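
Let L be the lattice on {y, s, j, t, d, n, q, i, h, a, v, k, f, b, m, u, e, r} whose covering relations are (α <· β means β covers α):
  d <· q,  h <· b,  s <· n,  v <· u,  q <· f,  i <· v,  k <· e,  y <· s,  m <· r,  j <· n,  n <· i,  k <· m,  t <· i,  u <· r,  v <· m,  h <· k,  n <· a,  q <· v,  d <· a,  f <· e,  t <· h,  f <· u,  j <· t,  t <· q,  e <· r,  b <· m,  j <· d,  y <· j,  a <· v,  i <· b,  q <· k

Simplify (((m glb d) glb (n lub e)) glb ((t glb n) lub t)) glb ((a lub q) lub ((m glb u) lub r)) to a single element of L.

m ∧ d = d
n ∨ e = r
d ∧ r = d
t ∧ n = j
j ∨ t = t
d ∧ t = j
a ∨ q = v
m ∧ u = v
v ∨ r = r
v ∨ r = r
j ∧ r = j

j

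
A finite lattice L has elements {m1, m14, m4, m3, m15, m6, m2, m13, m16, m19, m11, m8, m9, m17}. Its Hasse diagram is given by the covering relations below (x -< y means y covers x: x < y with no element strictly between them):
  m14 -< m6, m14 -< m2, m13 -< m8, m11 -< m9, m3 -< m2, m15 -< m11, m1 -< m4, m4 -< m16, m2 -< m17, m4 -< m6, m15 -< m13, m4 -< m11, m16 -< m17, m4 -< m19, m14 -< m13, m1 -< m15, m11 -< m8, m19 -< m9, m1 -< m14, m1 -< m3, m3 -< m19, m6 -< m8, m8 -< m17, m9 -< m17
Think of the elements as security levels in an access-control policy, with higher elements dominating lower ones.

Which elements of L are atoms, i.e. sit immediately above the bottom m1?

m14, m15, m3, m4

The atoms are exactly the elements that cover m1: m14, m15, m3, m4.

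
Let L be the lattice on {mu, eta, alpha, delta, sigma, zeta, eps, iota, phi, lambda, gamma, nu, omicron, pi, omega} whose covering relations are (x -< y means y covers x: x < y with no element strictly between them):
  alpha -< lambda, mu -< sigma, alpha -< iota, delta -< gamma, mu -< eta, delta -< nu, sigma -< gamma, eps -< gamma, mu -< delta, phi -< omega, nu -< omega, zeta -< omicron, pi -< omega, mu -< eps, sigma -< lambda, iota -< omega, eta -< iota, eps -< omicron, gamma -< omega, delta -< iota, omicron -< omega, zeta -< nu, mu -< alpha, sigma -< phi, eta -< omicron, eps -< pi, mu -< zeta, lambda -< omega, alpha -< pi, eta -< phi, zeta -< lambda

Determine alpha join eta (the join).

Common upper bounds of {alpha, eta}: iota, omega.
The least among these is iota.

iota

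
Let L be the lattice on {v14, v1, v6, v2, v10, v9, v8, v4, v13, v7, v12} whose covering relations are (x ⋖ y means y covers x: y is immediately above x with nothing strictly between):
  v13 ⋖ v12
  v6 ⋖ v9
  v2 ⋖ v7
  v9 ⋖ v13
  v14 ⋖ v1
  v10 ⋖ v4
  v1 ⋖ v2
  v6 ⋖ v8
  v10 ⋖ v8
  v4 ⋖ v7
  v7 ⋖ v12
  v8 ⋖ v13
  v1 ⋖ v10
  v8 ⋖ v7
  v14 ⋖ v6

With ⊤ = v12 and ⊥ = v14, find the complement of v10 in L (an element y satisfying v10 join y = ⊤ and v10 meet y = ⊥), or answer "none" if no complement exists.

none

For every candidate y, either v10 ∨ y ≠ v12 or v10 ∧ y ≠ v14; no complement exists.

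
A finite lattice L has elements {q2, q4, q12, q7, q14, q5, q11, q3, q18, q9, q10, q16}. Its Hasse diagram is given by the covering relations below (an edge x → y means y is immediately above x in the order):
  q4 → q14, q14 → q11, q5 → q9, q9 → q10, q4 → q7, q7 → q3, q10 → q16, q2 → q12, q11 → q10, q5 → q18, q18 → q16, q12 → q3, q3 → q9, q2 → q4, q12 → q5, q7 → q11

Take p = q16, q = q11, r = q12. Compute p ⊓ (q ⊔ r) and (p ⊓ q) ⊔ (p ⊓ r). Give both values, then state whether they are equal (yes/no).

q10; q10; yes

q ⊔ r = q10, so p ⊓ (q ⊔ r) = q16 ⊓ q10 = q10.
p ⊓ q = q11 and p ⊓ r = q12, so (p ⊓ q) ⊔ (p ⊓ r) = q11 ⊔ q12 = q10.
Equal: yes.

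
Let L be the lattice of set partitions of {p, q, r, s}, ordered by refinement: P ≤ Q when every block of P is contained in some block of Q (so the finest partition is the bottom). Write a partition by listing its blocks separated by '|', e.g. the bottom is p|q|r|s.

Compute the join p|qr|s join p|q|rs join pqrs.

The join of p|qr|s, p|q|rs, pqrs merges any blocks that overlap across the partitions, giving pqrs.

pqrs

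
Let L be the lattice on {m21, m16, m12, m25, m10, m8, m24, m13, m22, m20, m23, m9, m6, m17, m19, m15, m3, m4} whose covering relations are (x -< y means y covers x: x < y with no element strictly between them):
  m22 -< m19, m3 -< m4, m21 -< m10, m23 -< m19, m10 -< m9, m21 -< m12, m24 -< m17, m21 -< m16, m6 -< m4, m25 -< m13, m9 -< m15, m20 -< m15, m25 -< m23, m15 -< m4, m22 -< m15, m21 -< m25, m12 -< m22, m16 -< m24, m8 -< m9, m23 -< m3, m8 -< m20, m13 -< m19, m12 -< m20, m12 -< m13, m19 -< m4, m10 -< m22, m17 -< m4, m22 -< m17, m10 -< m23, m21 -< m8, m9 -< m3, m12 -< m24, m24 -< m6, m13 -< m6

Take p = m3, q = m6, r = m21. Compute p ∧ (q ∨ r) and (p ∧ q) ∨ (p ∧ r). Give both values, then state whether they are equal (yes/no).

q ∨ r = m6, so p ∧ (q ∨ r) = m3 ∧ m6 = m25.
p ∧ q = m25 and p ∧ r = m21, so (p ∧ q) ∨ (p ∧ r) = m25 ∨ m21 = m25.
Equal: yes.

m25; m25; yes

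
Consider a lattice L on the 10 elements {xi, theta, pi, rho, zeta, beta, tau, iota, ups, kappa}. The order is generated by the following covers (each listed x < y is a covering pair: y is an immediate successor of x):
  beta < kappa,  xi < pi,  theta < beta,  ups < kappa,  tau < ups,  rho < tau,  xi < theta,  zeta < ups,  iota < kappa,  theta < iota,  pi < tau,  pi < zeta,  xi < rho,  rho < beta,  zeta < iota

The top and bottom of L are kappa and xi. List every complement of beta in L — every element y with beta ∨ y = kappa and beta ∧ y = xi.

pi, zeta

Need y with beta ∨ y = kappa and beta ∧ y = xi.
Checking each element gives: pi, zeta.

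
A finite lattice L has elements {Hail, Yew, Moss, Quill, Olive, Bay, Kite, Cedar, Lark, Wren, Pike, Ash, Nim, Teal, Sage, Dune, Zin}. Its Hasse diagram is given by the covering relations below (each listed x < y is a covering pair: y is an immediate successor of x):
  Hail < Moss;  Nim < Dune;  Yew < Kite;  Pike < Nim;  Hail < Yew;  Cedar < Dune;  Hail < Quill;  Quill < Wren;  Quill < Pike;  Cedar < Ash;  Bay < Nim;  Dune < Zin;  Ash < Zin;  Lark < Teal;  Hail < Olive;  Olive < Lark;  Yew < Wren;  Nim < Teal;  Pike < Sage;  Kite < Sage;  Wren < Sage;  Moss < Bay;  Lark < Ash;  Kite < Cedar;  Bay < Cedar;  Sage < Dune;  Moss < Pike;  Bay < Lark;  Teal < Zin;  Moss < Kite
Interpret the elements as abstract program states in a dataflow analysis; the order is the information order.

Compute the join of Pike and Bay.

Common upper bounds of {Pike, Bay}: Dune, Nim, Teal, Zin.
The least among these is Nim.

Nim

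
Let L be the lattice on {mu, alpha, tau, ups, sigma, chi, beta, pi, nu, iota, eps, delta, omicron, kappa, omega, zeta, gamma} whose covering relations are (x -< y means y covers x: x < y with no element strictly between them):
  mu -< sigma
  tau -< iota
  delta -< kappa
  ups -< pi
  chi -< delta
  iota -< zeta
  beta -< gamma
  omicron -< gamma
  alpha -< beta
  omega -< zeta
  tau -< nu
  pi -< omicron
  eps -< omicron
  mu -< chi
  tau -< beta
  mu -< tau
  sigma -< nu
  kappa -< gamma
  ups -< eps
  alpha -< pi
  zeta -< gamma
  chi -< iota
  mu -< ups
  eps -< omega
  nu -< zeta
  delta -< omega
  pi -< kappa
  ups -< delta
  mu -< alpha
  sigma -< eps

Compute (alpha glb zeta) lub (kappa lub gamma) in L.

gamma

alpha ∧ zeta = mu
kappa ∨ gamma = gamma
mu ∨ gamma = gamma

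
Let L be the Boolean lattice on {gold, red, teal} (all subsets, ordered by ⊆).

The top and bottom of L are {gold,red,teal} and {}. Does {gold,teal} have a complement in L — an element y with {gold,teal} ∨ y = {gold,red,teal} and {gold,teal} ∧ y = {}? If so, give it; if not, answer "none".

{red}

Need y with {gold,teal} ∨ y = {gold,red,teal} and {gold,teal} ∧ y = {}.
Checking each element gives: {red}.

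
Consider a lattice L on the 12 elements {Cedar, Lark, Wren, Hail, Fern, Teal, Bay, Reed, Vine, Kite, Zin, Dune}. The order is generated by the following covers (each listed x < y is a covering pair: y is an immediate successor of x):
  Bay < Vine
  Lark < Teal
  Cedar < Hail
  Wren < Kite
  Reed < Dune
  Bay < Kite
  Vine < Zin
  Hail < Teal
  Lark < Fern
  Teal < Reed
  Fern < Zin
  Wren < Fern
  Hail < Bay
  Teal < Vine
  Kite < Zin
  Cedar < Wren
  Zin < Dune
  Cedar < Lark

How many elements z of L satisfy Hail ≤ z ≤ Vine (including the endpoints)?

The interval [Hail, Vine] = {Bay, Hail, Teal, Vine}, which has 4 elements.

4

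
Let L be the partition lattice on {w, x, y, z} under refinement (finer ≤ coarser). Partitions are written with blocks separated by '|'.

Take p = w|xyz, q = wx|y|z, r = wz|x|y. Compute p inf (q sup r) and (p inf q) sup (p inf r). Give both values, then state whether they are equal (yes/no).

q sup r = wxz|y, so p inf (q sup r) = w|xyz inf wxz|y = w|xz|y.
p inf q = w|x|y|z and p inf r = w|x|y|z, so (p inf q) sup (p inf r) = w|x|y|z sup w|x|y|z = w|x|y|z.
Equal: no.

w|xz|y; w|x|y|z; no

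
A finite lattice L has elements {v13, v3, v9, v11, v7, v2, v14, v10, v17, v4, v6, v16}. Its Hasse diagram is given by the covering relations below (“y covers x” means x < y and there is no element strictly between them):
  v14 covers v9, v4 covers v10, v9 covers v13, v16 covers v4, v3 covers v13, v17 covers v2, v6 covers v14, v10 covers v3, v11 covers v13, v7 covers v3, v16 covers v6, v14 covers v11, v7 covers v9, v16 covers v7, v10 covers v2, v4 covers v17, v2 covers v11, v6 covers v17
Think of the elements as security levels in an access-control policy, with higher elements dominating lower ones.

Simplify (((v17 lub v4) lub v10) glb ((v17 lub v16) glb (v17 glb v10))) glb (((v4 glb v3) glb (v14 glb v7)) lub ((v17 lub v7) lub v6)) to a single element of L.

v2

v17 ∨ v4 = v4
v4 ∨ v10 = v4
v17 ∨ v16 = v16
v17 ∧ v10 = v2
v16 ∧ v2 = v2
v4 ∧ v2 = v2
v4 ∧ v3 = v3
v14 ∧ v7 = v9
v3 ∧ v9 = v13
v17 ∨ v7 = v16
v16 ∨ v6 = v16
v13 ∨ v16 = v16
v2 ∧ v16 = v2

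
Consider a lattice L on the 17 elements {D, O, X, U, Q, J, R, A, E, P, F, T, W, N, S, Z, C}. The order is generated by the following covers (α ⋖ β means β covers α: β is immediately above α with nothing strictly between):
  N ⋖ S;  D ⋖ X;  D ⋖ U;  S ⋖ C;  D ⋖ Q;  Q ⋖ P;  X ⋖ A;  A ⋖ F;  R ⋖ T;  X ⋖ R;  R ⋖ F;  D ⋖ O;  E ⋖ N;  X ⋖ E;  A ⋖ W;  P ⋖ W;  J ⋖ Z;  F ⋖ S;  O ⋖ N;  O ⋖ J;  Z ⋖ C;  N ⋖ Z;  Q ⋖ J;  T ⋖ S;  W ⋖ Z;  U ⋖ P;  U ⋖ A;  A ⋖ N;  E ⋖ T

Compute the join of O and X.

N

Common upper bounds of {O, X}: C, N, S, Z.
The least among these is N.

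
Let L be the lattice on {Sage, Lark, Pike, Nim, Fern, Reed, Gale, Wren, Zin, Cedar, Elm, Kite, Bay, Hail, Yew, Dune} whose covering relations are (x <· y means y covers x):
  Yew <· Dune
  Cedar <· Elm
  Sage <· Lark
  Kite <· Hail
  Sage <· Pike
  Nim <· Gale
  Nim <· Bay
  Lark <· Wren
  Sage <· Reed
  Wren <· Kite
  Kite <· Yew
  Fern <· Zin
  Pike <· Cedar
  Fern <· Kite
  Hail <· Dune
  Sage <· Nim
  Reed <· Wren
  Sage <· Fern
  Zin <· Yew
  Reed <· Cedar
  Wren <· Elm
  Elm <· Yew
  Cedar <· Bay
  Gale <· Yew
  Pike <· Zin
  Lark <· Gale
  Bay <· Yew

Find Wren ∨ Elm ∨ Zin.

Yew

Common upper bounds of {Wren, Elm, Zin}: Dune, Yew.
The least among these is Yew.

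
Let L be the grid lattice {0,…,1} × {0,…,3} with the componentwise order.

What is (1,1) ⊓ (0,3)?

(0,1)

In a product of chains, the meet is componentwise min, giving (0,1).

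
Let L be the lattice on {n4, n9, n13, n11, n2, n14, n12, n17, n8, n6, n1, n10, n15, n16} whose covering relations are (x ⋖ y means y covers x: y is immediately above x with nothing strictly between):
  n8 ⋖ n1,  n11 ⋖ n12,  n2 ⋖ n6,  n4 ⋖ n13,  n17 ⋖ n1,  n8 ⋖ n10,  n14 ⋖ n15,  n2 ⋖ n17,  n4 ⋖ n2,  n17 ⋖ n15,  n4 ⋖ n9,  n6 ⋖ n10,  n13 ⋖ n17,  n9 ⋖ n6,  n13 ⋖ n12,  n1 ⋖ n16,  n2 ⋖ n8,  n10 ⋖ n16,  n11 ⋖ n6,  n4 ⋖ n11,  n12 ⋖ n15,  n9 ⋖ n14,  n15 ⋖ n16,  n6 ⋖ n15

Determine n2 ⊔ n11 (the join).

Common upper bounds of {n2, n11}: n10, n15, n16, n6.
The least among these is n6.

n6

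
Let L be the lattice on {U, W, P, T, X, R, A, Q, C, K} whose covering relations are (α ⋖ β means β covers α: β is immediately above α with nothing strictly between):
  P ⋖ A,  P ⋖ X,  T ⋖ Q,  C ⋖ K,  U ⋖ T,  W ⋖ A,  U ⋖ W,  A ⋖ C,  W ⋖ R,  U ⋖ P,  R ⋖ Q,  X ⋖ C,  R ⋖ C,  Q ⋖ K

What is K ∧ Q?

Q

Common lower bounds of {K, Q}: Q, R, T, U, W.
The greatest among these is Q.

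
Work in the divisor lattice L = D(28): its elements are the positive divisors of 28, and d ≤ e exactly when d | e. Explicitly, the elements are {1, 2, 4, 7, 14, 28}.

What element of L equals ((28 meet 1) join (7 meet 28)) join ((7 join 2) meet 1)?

7

28 ∧ 1 = 1
7 ∧ 28 = 7
1 ∨ 7 = 7
7 ∨ 2 = 14
14 ∧ 1 = 1
7 ∨ 1 = 7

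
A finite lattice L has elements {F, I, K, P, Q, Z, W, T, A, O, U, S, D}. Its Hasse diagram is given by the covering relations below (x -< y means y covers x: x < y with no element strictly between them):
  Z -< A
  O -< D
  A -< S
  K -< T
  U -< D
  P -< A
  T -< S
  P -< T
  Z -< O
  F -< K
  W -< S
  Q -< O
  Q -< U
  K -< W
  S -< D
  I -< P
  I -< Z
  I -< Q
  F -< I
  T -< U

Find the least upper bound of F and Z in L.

Z

Common upper bounds of {F, Z}: A, D, O, S, Z.
The least among these is Z.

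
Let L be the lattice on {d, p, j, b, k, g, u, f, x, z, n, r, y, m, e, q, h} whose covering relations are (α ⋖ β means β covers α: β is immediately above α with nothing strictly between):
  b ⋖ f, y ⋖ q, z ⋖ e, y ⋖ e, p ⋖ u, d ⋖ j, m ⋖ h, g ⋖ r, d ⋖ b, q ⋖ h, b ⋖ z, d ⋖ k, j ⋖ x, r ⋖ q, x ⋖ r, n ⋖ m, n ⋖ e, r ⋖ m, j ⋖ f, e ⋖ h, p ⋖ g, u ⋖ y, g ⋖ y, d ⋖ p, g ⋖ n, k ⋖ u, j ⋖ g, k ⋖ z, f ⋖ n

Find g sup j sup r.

r

Common upper bounds of {g, j, r}: h, m, q, r.
The least among these is r.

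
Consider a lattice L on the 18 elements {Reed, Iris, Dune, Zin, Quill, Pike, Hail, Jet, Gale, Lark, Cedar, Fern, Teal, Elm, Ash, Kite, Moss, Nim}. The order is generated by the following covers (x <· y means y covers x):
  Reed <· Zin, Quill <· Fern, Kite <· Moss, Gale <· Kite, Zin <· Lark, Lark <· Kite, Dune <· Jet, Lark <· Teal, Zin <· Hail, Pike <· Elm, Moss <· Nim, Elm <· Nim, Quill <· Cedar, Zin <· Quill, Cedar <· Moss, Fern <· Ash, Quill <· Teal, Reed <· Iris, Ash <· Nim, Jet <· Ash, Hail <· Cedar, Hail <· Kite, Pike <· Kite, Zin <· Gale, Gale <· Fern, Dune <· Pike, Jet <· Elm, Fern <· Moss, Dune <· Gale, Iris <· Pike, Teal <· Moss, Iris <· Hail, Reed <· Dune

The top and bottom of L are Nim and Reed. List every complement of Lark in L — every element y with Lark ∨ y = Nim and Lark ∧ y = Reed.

Elm, Jet

Need y with Lark ∨ y = Nim and Lark ∧ y = Reed.
Checking each element gives: Elm, Jet.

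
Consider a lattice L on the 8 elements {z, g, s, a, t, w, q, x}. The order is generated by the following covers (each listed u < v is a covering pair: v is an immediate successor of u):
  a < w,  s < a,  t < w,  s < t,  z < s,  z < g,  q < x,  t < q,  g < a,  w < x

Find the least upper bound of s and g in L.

a

Common upper bounds of {s, g}: a, w, x.
The least among these is a.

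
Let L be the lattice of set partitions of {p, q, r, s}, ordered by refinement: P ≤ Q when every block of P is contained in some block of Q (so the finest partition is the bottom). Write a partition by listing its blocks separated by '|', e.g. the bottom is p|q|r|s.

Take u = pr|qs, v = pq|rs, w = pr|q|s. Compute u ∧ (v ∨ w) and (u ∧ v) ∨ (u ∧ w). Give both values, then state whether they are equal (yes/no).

v ∨ w = pqrs, so u ∧ (v ∨ w) = pr|qs ∧ pqrs = pr|qs.
u ∧ v = p|q|r|s and u ∧ w = pr|q|s, so (u ∧ v) ∨ (u ∧ w) = p|q|r|s ∨ pr|q|s = pr|q|s.
Equal: no.

pr|qs; pr|q|s; no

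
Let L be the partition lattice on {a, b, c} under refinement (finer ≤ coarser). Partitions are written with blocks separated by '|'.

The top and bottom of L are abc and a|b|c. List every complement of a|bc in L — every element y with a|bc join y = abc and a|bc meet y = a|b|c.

Need y with a|bc ∨ y = abc and a|bc ∧ y = a|b|c.
Checking each element gives: ab|c, ac|b.

ab|c, ac|b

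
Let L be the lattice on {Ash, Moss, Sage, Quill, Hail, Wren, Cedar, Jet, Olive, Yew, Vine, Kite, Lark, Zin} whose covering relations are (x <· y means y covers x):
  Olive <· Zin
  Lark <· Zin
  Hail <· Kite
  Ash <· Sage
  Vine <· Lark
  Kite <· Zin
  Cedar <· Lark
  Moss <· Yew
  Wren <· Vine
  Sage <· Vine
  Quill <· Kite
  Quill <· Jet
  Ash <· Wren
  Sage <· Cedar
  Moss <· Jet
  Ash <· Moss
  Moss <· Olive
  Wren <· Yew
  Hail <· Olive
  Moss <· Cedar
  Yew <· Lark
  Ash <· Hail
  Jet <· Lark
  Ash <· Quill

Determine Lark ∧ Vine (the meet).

Common lower bounds of {Lark, Vine}: Ash, Sage, Vine, Wren.
The greatest among these is Vine.

Vine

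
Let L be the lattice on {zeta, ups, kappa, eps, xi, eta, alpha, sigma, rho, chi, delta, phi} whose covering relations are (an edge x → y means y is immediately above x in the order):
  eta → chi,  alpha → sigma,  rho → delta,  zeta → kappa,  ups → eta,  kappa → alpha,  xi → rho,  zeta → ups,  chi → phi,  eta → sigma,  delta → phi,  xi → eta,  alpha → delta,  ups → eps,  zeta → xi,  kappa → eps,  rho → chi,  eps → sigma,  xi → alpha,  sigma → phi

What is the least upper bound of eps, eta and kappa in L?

Common upper bounds of {eps, eta, kappa}: phi, sigma.
The least among these is sigma.

sigma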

☆ ☆ ☆ ☆ ☆

In the listing above, find each line with the word "given" and copy it.

## OUTPUT:
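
A finite lattice L has elements {m1, m14, m4, m3, m15, m6, m2, m13, m16, m19, m11, m8, m9, m17}. Its Hasse diagram is given by the covering relations below (x -< y means y covers x: x < y with no element strictly between them):
A finite lattice L has elements {q2, q4, q12, q7, q14, q5, q11, q3, q18, q9, q10, q16}. Its Hasse diagram is given by the covering relations below (an edge x → y means y is immediately above x in the order):
A finite lattice L has elements {Hail, Yew, Moss, Quill, Olive, Bay, Kite, Cedar, Lark, Wren, Pike, Ash, Nim, Teal, Sage, Dune, Zin}. Its Hasse diagram is given by the covering relations below (each listed x < y is a covering pair: y is an immediate successor of x):
A finite lattice L has elements {v13, v3, v9, v11, v7, v2, v14, v10, v17, v4, v6, v16}. Its Hasse diagram is given by the covering relations below (“y covers x” means x < y and there is no element strictly between them):
A finite lattice L has elements {F, I, K, P, Q, Z, W, T, A, O, U, S, D}. Its Hasse diagram is given by the covering relations below (x -< y means y covers x: x < y with no element strictly between them):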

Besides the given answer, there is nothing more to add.